- [WHAT THIS TASK INVOLVES]
Going through the data below, copy out each line where the word "search" shows up.
ENTRIES SUPPLIED below:
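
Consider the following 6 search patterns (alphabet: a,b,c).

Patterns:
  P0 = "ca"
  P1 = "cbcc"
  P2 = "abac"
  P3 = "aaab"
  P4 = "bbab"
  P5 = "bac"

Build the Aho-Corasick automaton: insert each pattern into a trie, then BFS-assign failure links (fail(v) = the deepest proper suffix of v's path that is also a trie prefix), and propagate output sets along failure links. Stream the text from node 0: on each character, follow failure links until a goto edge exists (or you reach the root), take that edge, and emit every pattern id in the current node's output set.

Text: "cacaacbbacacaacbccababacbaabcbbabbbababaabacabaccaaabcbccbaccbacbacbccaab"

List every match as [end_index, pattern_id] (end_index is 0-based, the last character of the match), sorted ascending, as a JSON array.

Build automaton:
Trie (insert patterns):
  n0 'ε': a→6 b→13 c→1
  n1 'c': a→2 b→3
  n2 'ca': ·  [P0 ends]
  n3 'cb': c→4
  n4 'cbc': c→5
  n5 'cbcc': ·  [P1 ends]
  n6 'a': a→10 b→7
  n7 'ab': a→8
  n8 'aba': c→9
  n9 'abac': ·  [P2 ends]
  n10 'aa': a→11
  n11 'aaa': b→12
  n12 'aaab': ·  [P3 ends]
  n13 'b': a→17 b→14
  n14 'bb': a→15
  n15 'bba': b→16
  n16 'bbab': ·  [P4 ends]
  n17 'ba': c→18
  n18 'bac': ·  [P5 ends]

Failure links (BFS by depth):
  n1('c'): parent n0 fail=0; on 'c' 0 → fail=0;  out ∅∪∅=∅
  n6('a'): parent n0 fail=0; on 'a' 0 → fail=0;  out ∅∪∅=∅
  n13('b'): parent n0 fail=0; on 'b' 0 → fail=0;  out ∅∪∅=∅
  n2('ca'): parent n1 fail=0; on 'a' 0 → fail=6;  out {0}∪∅={0}
  n3('cb'): parent n1 fail=0; on 'b' 0 → fail=13;  out ∅∪∅=∅
  n7('ab'): parent n6 fail=0; on 'b' 0 → fail=13;  out ∅∪∅=∅
  n10('aa'): parent n6 fail=0; on 'a' 0 → fail=6;  out ∅∪∅=∅
  n14('bb'): parent n13 fail=0; on 'b' 0 → fail=13;  out ∅∪∅=∅
  n17('ba'): parent n13 fail=0; on 'a' 0 → fail=6;  out ∅∪∅=∅
  n4('cbc'): parent n3 fail=13; on 'c' 13→0 → fail=1;  out ∅∪∅=∅
  n8('aba'): parent n7 fail=13; on 'a' 13 → fail=17;  out ∅∪∅=∅
  n11('aaa'): parent n10 fail=6; on 'a' 6 → fail=10;  out ∅∪∅=∅
  n15('bba'): parent n14 fail=13; on 'a' 13 → fail=17;  out ∅∪∅=∅
  n18('bac'): parent n17 fail=6; on 'c' 6→0 → fail=1;  out {5}∪∅={5}
  n5('cbcc'): parent n4 fail=1; on 'c' 1→0 → fail=1;  out {1}∪∅={1}
  n9('abac'): parent n8 fail=17; on 'c' 17 → fail=18;  out {2}∪{5}={2,5}
  n12('aaab'): parent n11 fail=10; on 'b' 10→6 → fail=7;  out {3}∪∅={3}
  n16('bbab'): parent n15 fail=17; on 'b' 17→6 → fail=7;  out {4}∪∅={4}

Scan:
pos 0 'c': at 1
pos 1 'a': at 2  emit P0@[0:1]
pos 2 'c': at 1 ·f
pos 3 'a': at 2  emit P0@[2:3]
pos 4 'a': at 10 ·f
pos 5 'c': at 1 ·f
pos 6 'b': at 3
pos 7 'b': at 14 ·f
pos 8 'a': at 15
pos 9 'c': at 18 ·f  emit P5@[7:9]
pos 10 'a': at 2 ·f  emit P0@[9:10]
pos 11 'c': at 1 ·f
pos 12 'a': at 2  emit P0@[11:12]
pos 13 'a': at 10 ·f
pos 14 'c': at 1 ·f
pos 15 'b': at 3
pos 16 'c': at 4
pos 17 'c': at 5  emit P1@[14:17]
pos 18 'a': at 2 ·f  emit P0@[17:18]
pos 19 'b': at 7 ·f
pos 20 'a': at 8
pos 21 'b': at 7 ·f
pos 22 'a': at 8
pos 23 'c': at 9  emit P2@[20:23],P5@[21:23]
pos 24 'b': at 3 ·f
pos 25 'a': at 17 ·f
pos 26 'a': at 10 ·f
pos 27 'b': at 7 ·f
pos 28 'c': at 1 ·f
pos 29 'b': at 3
pos 30 'b': at 14 ·f
pos 31 'a': at 15
pos 32 'b': at 16  emit P4@[29:32]
pos 33 'b': at 14 ·f
pos 34 'b': at 14 ·f
pos 35 'a': at 15
pos 36 'b': at 16  emit P4@[33:36]
pos 37 'a': at 8 ·f
pos 38 'b': at 7 ·f
pos 39 'a': at 8
pos 40 'a': at 10 ·f
pos 41 'b': at 7 ·f
pos 42 'a': at 8
pos 43 'c': at 9  emit P2@[40:43],P5@[41:43]
pos 44 'a': at 2 ·f  emit P0@[43:44]
pos 45 'b': at 7 ·f
pos 46 'a': at 8
pos 47 'c': at 9  emit P2@[44:47],P5@[45:47]
pos 48 'c': at 1 ·f
pos 49 'a': at 2  emit P0@[48:49]
pos 50 'a': at 10 ·f
pos 51 'a': at 11
pos 52 'b': at 12  emit P3@[49:52]
pos 53 'c': at 1 ·f
pos 54 'b': at 3
pos 55 'c': at 4
pos 56 'c': at 5  emit P1@[53:56]
pos 57 'b': at 3 ·f
pos 58 'a': at 17 ·f
pos 59 'c': at 18  emit P5@[57:59]
pos 60 'c': at 1 ·f
pos 61 'b': at 3
pos 62 'a': at 17 ·f
pos 63 'c': at 18  emit P5@[61:63]
pos 64 'b': at 3 ·f
pos 65 'a': at 17 ·f
pos 66 'c': at 18  emit P5@[64:66]
pos 67 'b': at 3 ·f
pos 68 'c': at 4
pos 69 'c': at 5  emit P1@[66:69]
pos 70 'a': at 2 ·f  emit P0@[69:70]
pos 71 'a': at 10 ·f
pos 72 'b': at 7 ·f

All matches (sorted): [[1,0],[3,0],[9,5],[10,0],[12,0],[17,1],[18,0],[23,2],[23,5],[32,4],[36,4],[43,2],[43,5],[44,0],[47,2],[47,5],[49,0],[52,3],[56,1],[59,5],[63,5],[66,5],[69,1],[70,0]]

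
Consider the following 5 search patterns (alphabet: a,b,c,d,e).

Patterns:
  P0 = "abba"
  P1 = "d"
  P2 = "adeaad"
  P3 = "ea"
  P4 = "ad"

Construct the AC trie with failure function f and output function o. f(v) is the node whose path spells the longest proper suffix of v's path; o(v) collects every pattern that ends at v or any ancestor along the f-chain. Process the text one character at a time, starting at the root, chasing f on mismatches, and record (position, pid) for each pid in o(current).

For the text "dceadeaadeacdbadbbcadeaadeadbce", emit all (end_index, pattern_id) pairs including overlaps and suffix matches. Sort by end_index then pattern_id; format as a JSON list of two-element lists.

Build automaton:
Trie nodes:
  n0 'ε': a→1 d→5 e→11
  n1 'a': b→2 d→6
  n2 'ab': b→3
  n3 'abb': a→4
  n4 'abba': ·  ←P0
  n5 'd': ·  ←P1
  n6 'ad': e→7  ←P4
  n7 'ade': a→8
  n8 'adea': a→9
  n9 'adeaa': d→10
  n10 'adeaad': ·  ←P2
  n11 'e': a→12
  n12 'ea': ·  ←P3

Failure links (BFS by depth):
  n1('a'): parent n0 fail=0; on 'a' 0 → fail=0;  out ∅∪∅=∅
  n5('d'): parent n0 fail=0; on 'd' 0 → fail=0;  out {1}∪∅={1}
  n11('e'): parent n0 fail=0; on 'e' 0 → fail=0;  out ∅∪∅=∅
  n2('ab'): parent n1 fail=0; on 'b' 0 → fail=0;  out ∅∪∅=∅
  n6('ad'): parent n1 fail=0; on 'd' 0 → fail=5;  out {4}∪{1}={1,4}
  n12('ea'): parent n11 fail=0; on 'a' 0 → fail=1;  out {3}∪∅={3}
  n3('abb'): parent n2 fail=0; on 'b' 0 → fail=0;  out ∅∪∅=∅
  n7('ade'): parent n6 fail=5; on 'e' 5→0 → fail=11;  out ∅∪∅=∅
  n4('abba'): parent n3 fail=0; on 'a' 0 → fail=1;  out {0}∪∅={0}
  n8('adea'): parent n7 fail=11; on 'a' 11 → fail=12;  out ∅∪{3}={3}
  n9('adeaa'): parent n8 fail=12; on 'a' 12→1→0 → fail=1;  out ∅∪∅=∅
  n10('adeaad'): parent n9 fail=1; on 'd' 1 → fail=6;  out {2}∪{1,4}={1,2,4}

Scan:
[0] read 'd'  n0⇒n5  emit P1@[0:0]
[1] read 'c'  n5⇒n0 (via fail)
[2] read 'e'  n0⇒n11
[3] read 'a'  n11⇒n12  emit P3@[2:3]
[4] read 'd'  n12⇒n6 (via fail)  emit P1@[4:4],P4@[3:4]
[5] read 'e'  n6⇒n7
[6] read 'a'  n7⇒n8  emit P3@[5:6]
[7] read 'a'  n8⇒n9
[8] read 'd'  n9⇒n10  emit P1@[8:8],P2@[3:8],P4@[7:8]
[9] read 'e'  n10⇒n7 (via fail)
[10] read 'a'  n7⇒n8  emit P3@[9:10]
[11] read 'c'  n8⇒n0 (via fail)
[12] read 'd'  n0⇒n5  emit P1@[12:12]
[13] read 'b'  n5⇒n0 (via fail)
[14] read 'a'  n0⇒n1
[15] read 'd'  n1⇒n6  emit P1@[15:15],P4@[14:15]
[16] read 'b'  n6⇒n0 (via fail)
[17] read 'b'  n0⇒n0
[18] read 'c'  n0⇒n0
[19] read 'a'  n0⇒n1
[20] read 'd'  n1⇒n6  emit P1@[20:20],P4@[19:20]
[21] read 'e'  n6⇒n7
[22] read 'a'  n7⇒n8  emit P3@[21:22]
[23] read 'a'  n8⇒n9
[24] read 'd'  n9⇒n10  emit P1@[24:24],P2@[19:24],P4@[23:24]
[25] read 'e'  n10⇒n7 (via fail)
[26] read 'a'  n7⇒n8  emit P3@[25:26]
[27] read 'd'  n8⇒n6 (via fail)  emit P1@[27:27],P4@[26:27]
[28] read 'b'  n6⇒n0 (via fail)
[29] read 'c'  n0⇒n0
[30] read 'e'  n0⇒n11

Result: [[0,1],[3,3],[4,1],[4,4],[6,3],[8,1],[8,2],[8,4],[10,3],[12,1],[15,1],[15,4],[20,1],[20,4],[22,3],[24,1],[24,2],[24,4],[26,3],[27,1],[27,4]]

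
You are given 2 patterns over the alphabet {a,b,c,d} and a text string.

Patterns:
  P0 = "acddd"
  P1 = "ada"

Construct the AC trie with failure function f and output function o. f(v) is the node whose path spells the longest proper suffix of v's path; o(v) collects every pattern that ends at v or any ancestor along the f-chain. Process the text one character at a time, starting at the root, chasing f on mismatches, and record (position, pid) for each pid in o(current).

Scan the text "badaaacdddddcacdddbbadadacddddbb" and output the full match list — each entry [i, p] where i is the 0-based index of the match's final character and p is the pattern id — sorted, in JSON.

Build:
Trie nodes:
  n0 'ε': a→1
  n1 'a': c→2 d→6
  n2 'ac': d→3
  n3 'acd': d→4
  n4 'acdd': d→5
  n5 'acddd': ·  [P0 ends]
  n6 'ad': a→7
  n7 'ada': ·  [P1 ends]

Failure links (BFS by depth):
  fail(1) 'a': from fail(0)=0 chase 'a': 0 ⇒ 0;  out=∅∪out(0)=∅
  fail(2) 'ac': from fail(1)=0 chase 'c': 0 ⇒ 0;  out=∅∪out(0)=∅
  fail(6) 'ad': from fail(1)=0 chase 'd': 0 ⇒ 0;  out=∅∪out(0)=∅
  fail(3) 'acd': from fail(2)=0 chase 'd': 0 ⇒ 0;  out=∅∪out(0)=∅
  fail(7) 'ada': from fail(6)=0 chase 'a': 0 ⇒ 1;  out={1}∪out(1)={1}
  fail(4) 'acdd': from fail(3)=0 chase 'd': 0 ⇒ 0;  out=∅∪out(0)=∅
  fail(5) 'acddd': from fail(4)=0 chase 'd': 0 ⇒ 0;  out={0}∪out(0)={0}

Text stream:
i=0 'b': node 0→0
i=1 'a': node 0→1
i=2 'd': node 1→6
i=3 'a': node 6→7  emit P1@[1:3]
i=4 'a': node 7→1 ·f
i=5 'a': node 1→1 ·f
i=6 'c': node 1→2
i=7 'd': node 2→3
i=8 'd': node 3→4
i=9 'd': node 4→5  emit P0@[5:9]
i=10 'd': node 5→0 ·f
i=11 'd': node 0→0
i=12 'c': node 0→0
i=13 'a': node 0→1
i=14 'c': node 1→2
i=15 'd': node 2→3
i=16 'd': node 3→4
i=17 'd': node 4→5  emit P0@[13:17]
i=18 'b': node 5→0 ·f
i=19 'b': node 0→0
i=20 'a': node 0→1
i=21 'd': node 1→6
i=22 'a': node 6→7  emit P1@[20:22]
i=23 'd': node 7→6 ·f
i=24 'a': node 6→7  emit P1@[22:24]
i=25 'c': node 7→2 ·f
i=26 'd': node 2→3
i=27 'd': node 3→4
i=28 'd': node 4→5  emit P0@[24:28]
i=29 'd': node 5→0 ·f
i=30 'b': node 0→0
i=31 'b': node 0→0

Matches: [[3,1],[9,0],[17,0],[22,1],[24,1],[28,0]]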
End of ENTRIES SUPPLIED.
- [EXERCISE RESULT]
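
Consider the following 6 search patterns (alphabet: a,b,c).
Consider the following 5 search patterns (alphabet: a,b,c,d,e).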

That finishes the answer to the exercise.